--- Information supplied ---

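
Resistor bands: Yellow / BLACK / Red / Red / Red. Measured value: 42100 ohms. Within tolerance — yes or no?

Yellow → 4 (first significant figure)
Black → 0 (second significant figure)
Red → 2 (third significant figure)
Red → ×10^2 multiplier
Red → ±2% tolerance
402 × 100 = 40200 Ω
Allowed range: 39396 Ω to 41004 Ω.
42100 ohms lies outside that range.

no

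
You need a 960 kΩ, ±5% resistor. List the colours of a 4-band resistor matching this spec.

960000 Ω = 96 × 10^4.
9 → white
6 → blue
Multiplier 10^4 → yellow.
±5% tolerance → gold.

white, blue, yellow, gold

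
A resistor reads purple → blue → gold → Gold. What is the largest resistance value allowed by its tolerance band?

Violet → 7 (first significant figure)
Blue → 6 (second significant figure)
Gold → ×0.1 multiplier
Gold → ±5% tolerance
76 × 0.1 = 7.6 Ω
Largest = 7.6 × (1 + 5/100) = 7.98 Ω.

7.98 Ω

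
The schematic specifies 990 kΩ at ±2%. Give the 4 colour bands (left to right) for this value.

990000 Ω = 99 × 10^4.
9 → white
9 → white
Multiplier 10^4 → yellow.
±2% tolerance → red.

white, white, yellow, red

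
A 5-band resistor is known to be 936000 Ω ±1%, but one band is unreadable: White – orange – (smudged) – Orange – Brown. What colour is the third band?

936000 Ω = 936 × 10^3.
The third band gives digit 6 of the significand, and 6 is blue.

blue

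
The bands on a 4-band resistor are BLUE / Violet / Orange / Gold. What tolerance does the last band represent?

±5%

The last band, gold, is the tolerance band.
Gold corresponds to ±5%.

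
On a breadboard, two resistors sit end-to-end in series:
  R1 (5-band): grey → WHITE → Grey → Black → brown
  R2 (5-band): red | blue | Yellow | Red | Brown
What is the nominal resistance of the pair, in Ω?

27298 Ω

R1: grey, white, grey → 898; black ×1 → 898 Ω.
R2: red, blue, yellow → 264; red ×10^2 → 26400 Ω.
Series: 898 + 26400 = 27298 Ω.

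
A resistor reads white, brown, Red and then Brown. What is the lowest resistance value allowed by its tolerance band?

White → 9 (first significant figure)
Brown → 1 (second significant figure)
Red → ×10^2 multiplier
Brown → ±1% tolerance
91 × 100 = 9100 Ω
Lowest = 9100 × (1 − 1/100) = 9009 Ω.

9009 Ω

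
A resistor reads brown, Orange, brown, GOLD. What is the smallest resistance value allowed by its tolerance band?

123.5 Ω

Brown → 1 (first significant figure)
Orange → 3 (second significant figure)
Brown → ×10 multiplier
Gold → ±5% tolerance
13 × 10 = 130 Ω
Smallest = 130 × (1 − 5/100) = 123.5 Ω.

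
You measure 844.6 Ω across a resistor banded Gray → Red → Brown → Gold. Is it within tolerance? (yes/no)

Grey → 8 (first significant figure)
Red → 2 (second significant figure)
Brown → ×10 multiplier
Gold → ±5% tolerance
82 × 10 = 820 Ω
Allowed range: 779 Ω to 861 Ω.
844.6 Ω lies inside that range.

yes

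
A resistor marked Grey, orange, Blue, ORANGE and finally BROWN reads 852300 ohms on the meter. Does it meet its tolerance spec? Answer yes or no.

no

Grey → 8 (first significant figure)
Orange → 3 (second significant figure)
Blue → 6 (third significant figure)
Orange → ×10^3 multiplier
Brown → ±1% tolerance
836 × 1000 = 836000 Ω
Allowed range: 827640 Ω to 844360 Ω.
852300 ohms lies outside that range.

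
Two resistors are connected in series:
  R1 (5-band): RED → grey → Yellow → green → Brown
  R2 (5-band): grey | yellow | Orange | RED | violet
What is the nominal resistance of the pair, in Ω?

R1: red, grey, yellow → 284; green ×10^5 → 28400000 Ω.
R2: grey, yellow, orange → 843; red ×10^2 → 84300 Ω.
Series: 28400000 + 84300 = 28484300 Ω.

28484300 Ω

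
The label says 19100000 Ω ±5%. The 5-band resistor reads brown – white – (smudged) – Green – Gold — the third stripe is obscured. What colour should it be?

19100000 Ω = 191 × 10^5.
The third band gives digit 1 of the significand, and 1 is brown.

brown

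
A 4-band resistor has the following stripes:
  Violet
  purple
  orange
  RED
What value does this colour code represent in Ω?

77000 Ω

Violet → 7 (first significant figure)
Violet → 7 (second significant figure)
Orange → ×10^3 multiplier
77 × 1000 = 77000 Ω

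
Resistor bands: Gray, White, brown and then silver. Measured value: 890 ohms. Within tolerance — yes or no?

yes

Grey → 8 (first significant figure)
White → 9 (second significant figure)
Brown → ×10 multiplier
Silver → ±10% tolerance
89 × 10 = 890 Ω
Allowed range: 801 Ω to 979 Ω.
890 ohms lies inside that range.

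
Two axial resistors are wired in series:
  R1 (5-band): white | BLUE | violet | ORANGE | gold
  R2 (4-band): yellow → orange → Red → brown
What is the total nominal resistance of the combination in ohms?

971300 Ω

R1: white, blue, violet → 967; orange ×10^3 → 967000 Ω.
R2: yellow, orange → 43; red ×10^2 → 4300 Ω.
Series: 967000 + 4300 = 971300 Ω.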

---

Description of the task:
What you give back should be exactly the lines from the one with "What is the total" through the final line of the listing, and no others.

Result:
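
What is the total nominal resistance of the combination in ohms?

971300 Ω

R1: white, blue, violet → 967; orange ×10^3 → 967000 Ω.
R2: yellow, orange → 43; red ×10^2 → 4300 Ω.
Series: 967000 + 4300 = 971300 Ω.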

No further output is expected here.